Take the line containing "Compute g^1, g^2, ..., g^10 mod 11 for g = 2." in the listing below and copy it, along with every line after it, without alteration.

Start of TASK INPUT

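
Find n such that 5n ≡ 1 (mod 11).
Since 11 is prime, by Fermat 5^(-1) ≡ 5^{9} ≡ 9 (mod 11). Verify: 5 × 9 = 45 ≡ 1 (mod 11)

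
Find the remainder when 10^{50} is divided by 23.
By Fermat: 10^{22} ≡ 1 mod 23. 50 = 2×22 + 6. So 10^{50} ≡ 10^{6} ≡ 6 mod 23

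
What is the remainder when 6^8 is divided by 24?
By repeated squaring (mod 24): 6^{1}≡6, 6^{2}≡12, 6^{4}≡0, 6^{8}≡0. So 6^{8} ≡ 0 (mod 24)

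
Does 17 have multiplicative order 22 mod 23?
Powers of 17 mod 23: 17^1≡17, 17^2≡13, 17^3≡14, 17^4≡8, 17^5≡21, 17^6≡12, 17^7≡20, 17^8≡18, 17^9≡7, 17^10≡4, 17^11≡22, 17^12≡6, 17^13≡10, 17^14≡9, 17^15≡15, 17^16≡2, 17^17≡11, 17^18≡3, 17^19≡5, 17^20≡16, 17^21≡19, 17^22≡1. First k with 17^k≡1 is k=22. Yes, ord_23(17) = 22.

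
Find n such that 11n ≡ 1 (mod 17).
Since 17 is prime, by Fermat 11^(-1) ≡ 11^{15} ≡ 14 (mod 17). Verify: 11 × 14 = 154 ≡ 1 (mod 17)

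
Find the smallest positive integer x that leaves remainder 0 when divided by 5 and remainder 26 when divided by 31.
M = 5 × 31 = 155. M₁ = 31, y₁ ≡ 1 mod 5. M₂ = 5, y₂ ≡ 25 mod 31. x = 0×31×1 + 26×5×25 ≡ 150 mod 155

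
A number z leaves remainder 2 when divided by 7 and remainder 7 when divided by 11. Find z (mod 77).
M = 7 × 11 = 77. M₁ = 11, y₁ ≡ 2 (mod 7). M₂ = 7, y₂ ≡ 8 (mod 11). z = 2×11×2 + 7×7×8 ≡ 51 (mod 77)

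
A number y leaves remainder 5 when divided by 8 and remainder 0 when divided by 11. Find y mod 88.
M = 8 × 11 = 88. M₁ = 11, y₁ ≡ 3 mod 8. M₂ = 8, y₂ ≡ 7 mod 11. y = 5×11×3 + 0×8×7 ≡ 77 mod 88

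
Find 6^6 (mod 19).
By repeated squaring (mod 19): 6^{1}≡6, 6^{2}≡17, 6^{4}≡4. Then 6^{6} = 6^{4+2} ≡ 4 × 17 ≡ 11 (mod 19)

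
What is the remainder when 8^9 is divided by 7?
Using Fermat: 8^{6} ≡ 1 mod 7. 9 ≡ 3 mod 6. So 8^{9} ≡ 8^{3} ≡ 1 mod 7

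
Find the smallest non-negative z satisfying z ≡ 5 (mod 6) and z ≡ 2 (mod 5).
M = 6 × 5 = 30. M₁ = 5, y₁ ≡ 5 (mod 6). M₂ = 6, y₂ ≡ 1 (mod 5). z = 5×5×5 + 2×6×1 ≡ 17 (mod 30)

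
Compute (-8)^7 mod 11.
By repeated squaring (mod 11): (-8)^{1}≡3, (-8)^{2}≡9, (-8)^{4}≡4. Then (-8)^{7} = (-8)^{4+2+1} ≡ 4 × 9 × 3 ≡ 9 (mod 11)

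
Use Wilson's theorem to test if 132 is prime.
(131)! mod 132 = 0. Since 0 ≢ -1 (mod 132), 132 is not prime.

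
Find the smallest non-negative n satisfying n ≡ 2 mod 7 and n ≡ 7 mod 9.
M = 7 × 9 = 63. M₁ = 9, y₁ ≡ 4 mod 7. M₂ = 7, y₂ ≡ 4 mod 9. n = 2×9×4 + 7×7×4 ≡ 16 mod 63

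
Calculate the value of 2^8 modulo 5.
Using Fermat: 2^{4} ≡ 1 (mod 5). 8 ≡ 0 (mod 4). So 2^{8} ≡ 2^{0} ≡ 1 (mod 5)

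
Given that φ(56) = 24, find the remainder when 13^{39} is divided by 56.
By Euler: 13^{24} ≡ 1 mod 56 since gcd(13, 56) = 1. 39 = 1×24 + 15. So 13^{39} ≡ 13^{15} ≡ 13 mod 56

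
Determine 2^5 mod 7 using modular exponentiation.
By repeated squaring mod 7: 2^{1}≡2, 2^{2}≡4, 2^{4}≡2. Then 2^{5} = 2^{4+1} ≡ 2 × 2 ≡ 4 mod 7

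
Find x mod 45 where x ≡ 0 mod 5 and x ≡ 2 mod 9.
M = 5 × 9 = 45. M₁ = 9, y₁ ≡ 4 mod 5. M₂ = 5, y₂ ≡ 2 mod 9. x = 0×9×4 + 2×5×2 ≡ 20 mod 45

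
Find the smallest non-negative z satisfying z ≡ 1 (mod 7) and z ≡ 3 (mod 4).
M = 7 × 4 = 28. M₁ = 4, y₁ ≡ 2 (mod 7). M₂ = 7, y₂ ≡ 3 (mod 4). z = 1×4×2 + 3×7×3 ≡ 15 (mod 28)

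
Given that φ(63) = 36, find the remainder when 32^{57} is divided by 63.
By Euler: 32^{36} ≡ 1 mod 63 since gcd(32, 63) = 1. 57 = 1×36 + 21. So 32^{57} ≡ 32^{21} ≡ 8 mod 63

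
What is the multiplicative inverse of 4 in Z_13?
Since 13 is prime, by Fermat 4^(-1) ≡ 4^{11} ≡ 10 mod 13. Verify: 4 × 10 = 40 ≡ 1 mod 13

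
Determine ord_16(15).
Powers of 15 mod 16: 15^1≡15, 15^2≡1. So the order of 15 is 2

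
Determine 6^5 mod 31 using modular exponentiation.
By repeated squaring (mod 31): 6^{1}≡6, 6^{2}≡5, 6^{4}≡25. Then 6^{5} = 6^{4+1} ≡ 25 × 6 ≡ 26 (mod 31)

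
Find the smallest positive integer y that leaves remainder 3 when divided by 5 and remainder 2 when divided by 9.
M = 5 × 9 = 45. M₁ = 9, y₁ ≡ 4 (mod 5). M₂ = 5, y₂ ≡ 2 (mod 9). y = 3×9×4 + 2×5×2 ≡ 38 (mod 45)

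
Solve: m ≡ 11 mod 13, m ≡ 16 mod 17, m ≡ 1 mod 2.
M = 13 × 17 × 2 = 442. M₁ = 34, y₁ ≡ 5 mod 13. M₂ = 26, y₂ ≡ 2 mod 17. M₃ = 221, y₃ ≡ 1 mod 2. m = 11×34×5 + 16×26×2 + 1×221×1 ≡ 271 mod 442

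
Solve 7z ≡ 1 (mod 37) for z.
Since 37 is prime, by Fermat 7^(-1) ≡ 7^{35} ≡ 16 (mod 37). Verify: 7 × 16 = 112 ≡ 1 (mod 37)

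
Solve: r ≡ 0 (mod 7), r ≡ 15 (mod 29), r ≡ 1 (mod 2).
M = 7 × 29 × 2 = 406. M₁ = 58, y₁ ≡ 4 (mod 7). M₂ = 14, y₂ ≡ 27 (mod 29). M₃ = 203, y₃ ≡ 1 (mod 2). r = 0×58×4 + 15×14×27 + 1×203×1 ≡ 189 (mod 406)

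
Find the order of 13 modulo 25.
Powers of 13 mod 25: 13^1≡13, 13^2≡19, 13^3≡22, 13^4≡11, 13^5≡18, 13^6≡9, 13^7≡17, 13^8≡21, 13^9≡23, 13^10≡24, 13^11≡12, 13^12≡6, 13^13≡3, 13^14≡14, 13^15≡7, 13^16≡16, 13^17≡8, 13^18≡4, 13^19≡2, 13^20≡1. Order = 20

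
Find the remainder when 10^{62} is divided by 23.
By Fermat: 10^{22} ≡ 1 mod 23. 62 = 2×22 + 18. So 10^{62} ≡ 10^{18} ≡ 9 mod 23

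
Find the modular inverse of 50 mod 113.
Since 113 is prime, by Fermat 50^(-1) ≡ 50^{111} ≡ 52 mod 113. Verify: 50 × 52 = 2600 ≡ 1 mod 113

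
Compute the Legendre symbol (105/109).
(105/109) = 105^{54} mod 109 = 1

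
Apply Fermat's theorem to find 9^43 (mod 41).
By Fermat: 9^{40} ≡ 1 (mod 41). So 9^{43} = 9^{40} · 9^{3} ≡ 9^{3} ≡ 32 (mod 41)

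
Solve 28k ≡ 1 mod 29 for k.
Since 29 is prime, by Fermat 28^(-1) ≡ 28^{27} ≡ 28 mod 29. Verify: 28 × 28 = 784 ≡ 1 mod 29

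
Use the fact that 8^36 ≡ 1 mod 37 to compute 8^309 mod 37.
By Fermat: 8^{36} ≡ 1 mod 37. 309 ≡ 21 mod 36. So 8^{309} ≡ 8^{21} ≡ 6 mod 37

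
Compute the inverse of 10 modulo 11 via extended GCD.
Extended GCD: 10(-1) + 11(1) = 1. So 10^(-1) ≡ -1 ≡ 10 mod 11. Verify: 10 × 10 = 100 ≡ 1 mod 11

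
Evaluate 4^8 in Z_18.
By repeated squaring (mod 18): 4^{1}≡4, 4^{2}≡16, 4^{4}≡4, 4^{8}≡16. So 4^{8} ≡ 16 (mod 18)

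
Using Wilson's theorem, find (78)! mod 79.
By Wilson's theorem, (78)! ≡ -1 ≡ 78 (mod 79)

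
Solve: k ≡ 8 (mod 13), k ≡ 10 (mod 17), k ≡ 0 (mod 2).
M = 13 × 17 × 2 = 442. M₁ = 34, y₁ ≡ 5 (mod 13). M₂ = 26, y₂ ≡ 2 (mod 17). M₃ = 221, y₃ ≡ 1 (mod 2). k = 8×34×5 + 10×26×2 + 0×221×1 ≡ 112 (mod 442)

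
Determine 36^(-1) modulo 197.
Since 197 is prime, by Fermat 36^(-1) ≡ 36^{195} ≡ 104 (mod 197). Verify: 36 × 104 = 3744 ≡ 1 (mod 197)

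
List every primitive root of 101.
There are φ(100) = 40 primitive roots mod 101: {2, 3, 7, 8, 11, 12, 15, 18, 26, 27, 28, 29, 34, 35, 38, 40, 42, 46, 48, 50, 51, 53, 55, 59, 61, 63, 66, 67, 72, 73, 74, 75, 83, 86, 89, 90, 93, 94, 98, 99}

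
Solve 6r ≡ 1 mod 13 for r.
Since 13 is prime, by Fermat 6^(-1) ≡ 6^{11} ≡ 11 mod 13. Verify: 6 × 11 = 66 ≡ 1 mod 13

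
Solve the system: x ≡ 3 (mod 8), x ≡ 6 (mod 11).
M = 8 × 11 = 88. M₁ = 11, y₁ ≡ 3 (mod 8). M₂ = 8, y₂ ≡ 7 (mod 11). x = 3×11×3 + 6×8×7 ≡ 83 (mod 88)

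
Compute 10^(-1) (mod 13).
Since 13 is prime, by Fermat 10^(-1) ≡ 10^{11} ≡ 4 (mod 13). Verify: 10 × 4 = 40 ≡ 1 (mod 13)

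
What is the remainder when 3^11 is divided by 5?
Using Fermat: 3^{4} ≡ 1 mod 5. 11 ≡ 3 mod 4. So 3^{11} ≡ 3^{3} ≡ 2 mod 5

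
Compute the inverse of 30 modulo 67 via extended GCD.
Extended GCD: 30(-29) + 67(13) = 1. So 30^(-1) ≡ -29 ≡ 38 (mod 67). Verify: 30 × 38 = 1140 ≡ 1 (mod 67)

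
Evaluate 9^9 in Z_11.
By repeated squaring mod 11: 9^{1}≡9, 9^{2}≡4, 9^{4}≡5, 9^{8}≡3. Then 9^{9} = 9^{8+1} ≡ 3 × 9 ≡ 5 mod 11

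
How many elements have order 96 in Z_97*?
Number of primitive roots mod 97 = φ(p-1) = φ(96) = 32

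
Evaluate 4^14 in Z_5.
Using Fermat: 4^{4} ≡ 1 (mod 5). 14 ≡ 2 (mod 4). So 4^{14} ≡ 4^{2} ≡ 1 (mod 5)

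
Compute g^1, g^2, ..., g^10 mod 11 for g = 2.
2^1, 2^2, ..., 2^{10} mod 11: [2, 4, 8, 5, 10, 9, 7, 3, 6, 1]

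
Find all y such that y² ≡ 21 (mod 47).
The square roots of 21 mod 47 are 16 and 31. Verify: 16² = 256 ≡ 21 (mod 47)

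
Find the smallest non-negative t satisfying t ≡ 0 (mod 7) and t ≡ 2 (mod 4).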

End of TASK INPUT

WRITTEN ANSWER
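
Compute g^1, g^2, ..., g^10 mod 11 for g = 2.
2^1, 2^2, ..., 2^{10} mod 11: [2, 4, 8, 5, 10, 9, 7, 3, 6, 1]

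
Find all y such that y² ≡ 21 (mod 47).
The square roots of 21 mod 47 are 16 and 31. Verify: 16² = 256 ≡ 21 (mod 47)

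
Find the smallest non-negative t satisfying t ≡ 0 (mod 7) and t ≡ 2 (mod 4).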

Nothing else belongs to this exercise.